→ TASK INSTRUCTIONS
Lines from the beginning of the entries up to and including the one with "Q := rec X." must be duplicated word for word; leave out all others.

→ RECORDS TO PROCESS
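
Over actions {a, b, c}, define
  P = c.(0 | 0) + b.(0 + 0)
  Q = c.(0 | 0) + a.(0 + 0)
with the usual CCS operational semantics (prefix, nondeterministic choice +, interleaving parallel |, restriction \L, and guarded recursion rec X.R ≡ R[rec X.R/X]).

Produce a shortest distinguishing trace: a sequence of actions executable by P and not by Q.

b

Reachable graph of P (3 states):
  p0 = c.(0 | 0) + b.(0 + 0) has moves —b→ p1, —c→ p2
  p1 = 0 + 0 has moves stopped
  p2 = 0 | 0 has moves stopped
Reachable graph of Q (3 states):
  q0 = c.(0 | 0) + a.(0 + 0) has moves —a→ q1, —c→ q2
  q1 = 0 + 0 has moves stopped
  q2 = 0 | 0 has moves stopped
Executing b from P (initial set {p0}):
  step 1 (b): {p1}
  — P admits the full trace.
Executing b from Q (initial set {q0}):
  step 1 (b): ∅  — Q cannot continue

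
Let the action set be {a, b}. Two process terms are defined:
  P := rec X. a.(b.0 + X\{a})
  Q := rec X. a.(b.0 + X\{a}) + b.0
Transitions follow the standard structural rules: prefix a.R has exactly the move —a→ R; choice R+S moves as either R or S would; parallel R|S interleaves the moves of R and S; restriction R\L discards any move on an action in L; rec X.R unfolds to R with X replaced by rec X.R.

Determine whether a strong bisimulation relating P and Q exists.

NO

P's transition system — 3 states:
  p0 = rec X. a.(b.0 + X\{a}) | =a=> p1
  p1 = b.0 + (rec X. a.(b.0 + X\{a}))\{a} | =b=> p2
  p2 = 0 | ∅
Q's transition system — 4 states:
  q0 = rec X. a.(b.0 + X\{a}) + b.0 | =a=> q1, =b=> q2
  q1 = b.0 + (rec X. a.(b.0 + X\{a}) + b.0)\{a} | =b=> q2, =b=> q3
  q2 = 0 | ∅
  q3 = 0\{a} | ∅
Coarsest stable partition (strong bisimilarity classes):
  B0 = {p0}
  B1 = {p1, q1}
  B2 = {p2, q2, q3}
  B3 = {q0}
p0 ∈ B0, q0 ∈ B3 → different blocks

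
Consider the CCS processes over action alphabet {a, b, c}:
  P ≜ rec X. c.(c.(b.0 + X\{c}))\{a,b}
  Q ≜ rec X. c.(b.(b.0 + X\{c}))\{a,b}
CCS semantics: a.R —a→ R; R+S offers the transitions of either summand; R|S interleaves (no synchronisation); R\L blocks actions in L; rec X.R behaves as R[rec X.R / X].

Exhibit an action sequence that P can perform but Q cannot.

P's transition system — 3 states:
  u0 = rec X. c.(c.(b.0 + X\{c}))\{a,b} ⊢ ··c··> u1
  u1 = (c.(b.0 + (rec X. c.(c.(b.0 + X\{c}))\{a,b})\{c}))\{a,b} ⊢ ··c··> u2
  u2 = (b.0 + (rec X. c.(c.(b.0 + X\{c}))\{a,b})\{c})\{a,b} ⊢ stopped
Q's transition system — 2 states:
  v0 = rec X. c.(b.(b.0 + X\{c}))\{a,b} ⊢ ··c··> v1
  v1 = (b.(b.0 + (rec X. c.(b.(b.0 + X\{c}))\{a,b})\{c}))\{a,b} ⊢ stopped
Executing cc from P (initial set {u0}):
  [1] c ⇒ {u1}
  [2] c ⇒ {u2}
  P completes σ.
Executing cc from Q (initial set {v0}):
  [1] c ⇒ {v1}
  [2] c ⇒ ∅ (Q stuck)

cc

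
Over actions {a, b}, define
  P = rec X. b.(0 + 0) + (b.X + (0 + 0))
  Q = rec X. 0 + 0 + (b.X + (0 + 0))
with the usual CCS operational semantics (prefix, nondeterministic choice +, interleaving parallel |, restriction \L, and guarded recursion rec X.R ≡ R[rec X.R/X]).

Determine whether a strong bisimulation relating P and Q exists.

NO

LTS(P): 2 reachable states
  s0 = rec X. b.(0 + 0) + (b.X + (0 + 0)) → --b--▸ s0, --b--▸ s1
  s1 = 0 + 0 → ∅
LTS(Q): 1 reachable states
  t0 = rec X. 0 + 0 + (b.X + (0 + 0)) → --b--▸ t0
Bisimilarity quotient blocks:
  B0 = {s0}
  B1 = {s1}
  B2 = {t0}
s0 ∈ B0, t0 ∈ B2 → different blocks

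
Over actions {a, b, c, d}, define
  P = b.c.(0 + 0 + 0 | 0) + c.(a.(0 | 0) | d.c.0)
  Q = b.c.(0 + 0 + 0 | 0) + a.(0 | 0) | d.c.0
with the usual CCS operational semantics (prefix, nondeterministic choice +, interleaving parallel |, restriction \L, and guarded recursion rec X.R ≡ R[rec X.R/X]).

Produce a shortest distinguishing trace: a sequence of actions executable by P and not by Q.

c

LTS(P): 9 reachable states
  m0 = b.c.(0 + 0 + 0 | 0) + c.(a.(0 | 0) | d.c.0) ⊢ --b--▸ m1, --c--▸ m2
  m1 = c.(0 + 0 + 0 | 0) ⊢ --c--▸ m3
  m2 = a.(0 | 0) | d.c.0 ⊢ --a--▸ m4, --d--▸ m5
  m3 = 0 + 0 + 0 | 0 ⊢ deadlocked
  m4 = 0 | 0 | d.c.0 ⊢ --d--▸ m6
  m5 = a.(0 | 0) | c.0 ⊢ --a--▸ m6, --c--▸ m7
  m6 = 0 | 0 | c.0 ⊢ --c--▸ m8
  m7 = a.(0 | 0) | 0 ⊢ --a--▸ m8
  m8 = 0 | 0 | 0 ⊢ deadlocked
LTS(Q): 8 reachable states
  n0 = b.c.(0 + 0 + 0 | 0) + a.(0 | 0) | d.c.0 ⊢ --a--▸ n1, --b--▸ n2, --d--▸ n3
  n1 = 0 | 0 | d.c.0 ⊢ --d--▸ n4
  n2 = c.(0 + 0 + 0 | 0) ⊢ --c--▸ n5
  n3 = a.(0 | 0) | c.0 ⊢ --a--▸ n4, --c--▸ n6
  n4 = 0 | 0 | c.0 ⊢ --c--▸ n7
  n5 = 0 + 0 + 0 | 0 ⊢ deadlocked
  n6 = a.(0 | 0) | 0 ⊢ --a--▸ n7
  n7 = 0 | 0 | 0 ⊢ deadlocked
Trace ⟨c⟩ through P, begin at {m0}:
  after c @ step 1: {m2}
  P completes σ.
Trace ⟨c⟩ through Q, begin at {n0}:
  after c @ step 1: ∅  — Q cannot continue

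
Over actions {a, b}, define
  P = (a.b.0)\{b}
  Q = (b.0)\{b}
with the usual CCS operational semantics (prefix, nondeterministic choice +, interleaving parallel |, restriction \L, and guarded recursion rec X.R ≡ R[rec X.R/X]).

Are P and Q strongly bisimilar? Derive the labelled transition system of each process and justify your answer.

not bisimilar

P's transition system — 2 states:
  s0 = (a.b.0)\{b} ⊢ —a→ s1
  s1 = (b.0)\{b} ⊢ ·
Q's transition system — 1 states:
  t0 = (b.0)\{b} ⊢ ·
Partition-refinement fixed point:
  B0 = {s0}
  B1 = {s1, t0}
s0 ∈ B0, t0 ∈ B1 → different blocks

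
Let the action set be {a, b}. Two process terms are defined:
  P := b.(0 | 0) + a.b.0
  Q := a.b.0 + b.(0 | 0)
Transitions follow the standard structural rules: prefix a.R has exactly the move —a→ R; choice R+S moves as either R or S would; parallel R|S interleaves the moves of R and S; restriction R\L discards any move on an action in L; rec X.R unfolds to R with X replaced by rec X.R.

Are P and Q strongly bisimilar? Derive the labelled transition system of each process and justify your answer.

YES

LTS(P): 4 reachable states
  m0 = b.(0 | 0) + a.b.0 | —a→ m1, —b→ m2
  m1 = b.0 | —b→ m3
  m2 = 0 | 0 | deadlocked
  m3 = 0 | deadlocked
LTS(Q): 4 reachable states
  n0 = a.b.0 + b.(0 | 0) | —a→ n1, —b→ n2
  n1 = b.0 | —b→ n3
  n2 = 0 | 0 | deadlocked
  n3 = 0 | deadlocked
Partition-refinement fixed point:
  B0 = {m0, n0}
  B1 = {m1, n1}
  B2 = {m2, m3, n2, n3}
m0 ∈ B0, n0 ∈ B0 → same block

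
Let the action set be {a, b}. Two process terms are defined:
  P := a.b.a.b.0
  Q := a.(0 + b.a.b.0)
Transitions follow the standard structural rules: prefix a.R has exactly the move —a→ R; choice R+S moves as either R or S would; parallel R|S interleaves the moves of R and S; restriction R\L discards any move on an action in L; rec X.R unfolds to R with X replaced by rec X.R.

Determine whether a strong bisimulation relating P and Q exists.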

→ TASK SOLUTION
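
Over actions {a, b, c}, define
  P = c.(0 | 0) + b.(0 + 0)
  Q = c.(0 | 0) + a.(0 + 0)
with the usual CCS operational semantics (prefix, nondeterministic choice +, interleaving parallel |, restriction \L, and guarded recursion rec X.R ≡ R[rec X.R/X]).

Produce a shortest distinguishing trace: a sequence of actions executable by P and not by Q.

b

Reachable graph of P (3 states):
  p0 = c.(0 | 0) + b.(0 + 0) has moves —b→ p1, —c→ p2
  p1 = 0 + 0 has moves stopped
  p2 = 0 | 0 has moves stopped
Reachable graph of Q (3 states):
  q0 = c.(0 | 0) + a.(0 + 0) has moves —a→ q1, —c→ q2
  q1 = 0 + 0 has moves stopped
  q2 = 0 | 0 has moves stopped
Executing b from P (initial set {p0}):
  step 1 (b): {p1}
  — P admits the full trace.
Executing b from Q (initial set {q0}):
  step 1 (b): ∅  — Q cannot continue

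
Let the action set be {a, b}. Two process terms are defined:
  P := rec X. a.(b.0 + X\{a})
  Q := rec X. a.(b.0 + X\{a}) + b.0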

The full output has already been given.